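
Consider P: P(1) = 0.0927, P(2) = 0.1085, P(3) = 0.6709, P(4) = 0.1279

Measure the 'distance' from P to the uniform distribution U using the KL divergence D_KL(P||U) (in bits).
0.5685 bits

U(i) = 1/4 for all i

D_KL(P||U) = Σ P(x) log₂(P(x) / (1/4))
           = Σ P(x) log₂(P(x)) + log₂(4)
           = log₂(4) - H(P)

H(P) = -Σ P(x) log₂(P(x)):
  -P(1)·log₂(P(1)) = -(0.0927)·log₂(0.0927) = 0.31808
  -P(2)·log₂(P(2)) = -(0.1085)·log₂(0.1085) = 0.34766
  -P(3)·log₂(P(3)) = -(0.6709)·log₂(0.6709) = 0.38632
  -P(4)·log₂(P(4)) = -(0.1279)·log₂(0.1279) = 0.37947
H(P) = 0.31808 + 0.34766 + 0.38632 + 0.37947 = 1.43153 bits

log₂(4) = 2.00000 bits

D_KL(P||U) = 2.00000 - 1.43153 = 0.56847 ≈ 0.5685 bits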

..............................

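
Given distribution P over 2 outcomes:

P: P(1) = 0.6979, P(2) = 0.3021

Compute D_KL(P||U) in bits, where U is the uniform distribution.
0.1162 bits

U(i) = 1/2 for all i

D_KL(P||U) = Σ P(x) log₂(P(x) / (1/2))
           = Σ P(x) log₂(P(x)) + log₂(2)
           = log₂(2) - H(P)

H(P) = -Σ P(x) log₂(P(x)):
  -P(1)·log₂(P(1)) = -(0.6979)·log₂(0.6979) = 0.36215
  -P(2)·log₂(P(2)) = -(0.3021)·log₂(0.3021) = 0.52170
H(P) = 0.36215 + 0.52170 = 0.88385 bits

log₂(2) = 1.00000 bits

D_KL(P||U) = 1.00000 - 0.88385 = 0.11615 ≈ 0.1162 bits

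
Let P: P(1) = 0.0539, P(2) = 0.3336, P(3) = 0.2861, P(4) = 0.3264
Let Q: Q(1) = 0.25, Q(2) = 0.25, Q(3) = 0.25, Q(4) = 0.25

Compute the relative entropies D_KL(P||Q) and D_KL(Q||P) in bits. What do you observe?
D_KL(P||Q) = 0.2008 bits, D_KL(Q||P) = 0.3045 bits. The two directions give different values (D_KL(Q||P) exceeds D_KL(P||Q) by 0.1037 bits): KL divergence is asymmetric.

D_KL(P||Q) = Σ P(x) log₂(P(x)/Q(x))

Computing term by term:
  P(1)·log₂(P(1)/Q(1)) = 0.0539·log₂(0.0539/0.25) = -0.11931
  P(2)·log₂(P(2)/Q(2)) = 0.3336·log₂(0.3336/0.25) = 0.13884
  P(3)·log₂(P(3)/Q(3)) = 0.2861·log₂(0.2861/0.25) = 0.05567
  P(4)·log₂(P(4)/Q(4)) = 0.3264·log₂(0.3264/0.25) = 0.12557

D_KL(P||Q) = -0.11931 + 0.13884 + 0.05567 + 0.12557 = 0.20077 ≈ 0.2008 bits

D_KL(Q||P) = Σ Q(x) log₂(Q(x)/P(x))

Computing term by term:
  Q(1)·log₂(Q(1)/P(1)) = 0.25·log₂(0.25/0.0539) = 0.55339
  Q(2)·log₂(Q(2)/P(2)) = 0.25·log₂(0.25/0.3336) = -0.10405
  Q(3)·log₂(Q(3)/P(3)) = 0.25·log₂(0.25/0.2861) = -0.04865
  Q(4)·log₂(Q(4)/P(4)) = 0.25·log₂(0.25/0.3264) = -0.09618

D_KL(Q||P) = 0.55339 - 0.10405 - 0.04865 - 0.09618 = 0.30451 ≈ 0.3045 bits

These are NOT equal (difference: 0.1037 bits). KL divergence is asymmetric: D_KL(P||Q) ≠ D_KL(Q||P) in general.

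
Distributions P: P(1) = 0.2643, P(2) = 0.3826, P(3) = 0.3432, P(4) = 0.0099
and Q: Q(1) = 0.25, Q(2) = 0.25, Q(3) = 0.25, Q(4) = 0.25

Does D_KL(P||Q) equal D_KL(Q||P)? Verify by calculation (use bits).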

..............................

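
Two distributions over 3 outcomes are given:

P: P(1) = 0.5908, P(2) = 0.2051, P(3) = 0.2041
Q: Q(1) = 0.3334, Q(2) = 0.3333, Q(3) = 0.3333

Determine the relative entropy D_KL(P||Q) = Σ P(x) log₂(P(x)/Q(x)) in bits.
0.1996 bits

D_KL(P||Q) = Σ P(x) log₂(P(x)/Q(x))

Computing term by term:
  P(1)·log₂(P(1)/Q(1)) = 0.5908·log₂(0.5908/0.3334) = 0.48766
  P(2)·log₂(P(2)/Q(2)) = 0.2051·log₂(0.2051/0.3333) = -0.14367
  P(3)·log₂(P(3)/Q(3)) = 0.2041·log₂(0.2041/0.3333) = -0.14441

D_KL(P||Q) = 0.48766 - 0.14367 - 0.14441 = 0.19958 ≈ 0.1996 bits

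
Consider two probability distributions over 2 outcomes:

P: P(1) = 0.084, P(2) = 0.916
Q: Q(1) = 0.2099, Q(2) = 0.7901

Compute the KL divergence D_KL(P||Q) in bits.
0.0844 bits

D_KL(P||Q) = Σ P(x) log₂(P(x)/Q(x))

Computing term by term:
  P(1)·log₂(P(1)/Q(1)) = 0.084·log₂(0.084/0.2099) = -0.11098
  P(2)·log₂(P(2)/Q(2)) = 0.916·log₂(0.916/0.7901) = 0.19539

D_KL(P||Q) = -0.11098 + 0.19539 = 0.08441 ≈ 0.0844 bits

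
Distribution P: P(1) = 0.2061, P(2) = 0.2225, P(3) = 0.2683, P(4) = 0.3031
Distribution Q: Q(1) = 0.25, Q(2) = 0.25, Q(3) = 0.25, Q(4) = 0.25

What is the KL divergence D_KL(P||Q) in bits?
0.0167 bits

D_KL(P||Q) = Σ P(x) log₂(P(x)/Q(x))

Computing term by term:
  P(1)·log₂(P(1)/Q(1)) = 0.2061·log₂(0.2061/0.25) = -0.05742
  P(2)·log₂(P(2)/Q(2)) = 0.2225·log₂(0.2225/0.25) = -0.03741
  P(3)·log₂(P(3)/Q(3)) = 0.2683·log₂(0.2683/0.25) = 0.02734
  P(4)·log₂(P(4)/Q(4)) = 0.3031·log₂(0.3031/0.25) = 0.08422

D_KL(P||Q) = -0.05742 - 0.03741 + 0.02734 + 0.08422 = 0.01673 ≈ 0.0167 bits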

..............................

§ Exercise description
Of the entries above, repeat exactly the lines between the line with "Two distributions over" and the line with "Q: Q(1) = 0.3334, Q(2)", inclusive, and no others.

§ Response for this exercise
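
Two distributions over 3 outcomes are given:

P: P(1) = 0.5908, P(2) = 0.2051, P(3) = 0.2041
Q: Q(1) = 0.3334, Q(2) = 0.3333, Q(3) = 0.3333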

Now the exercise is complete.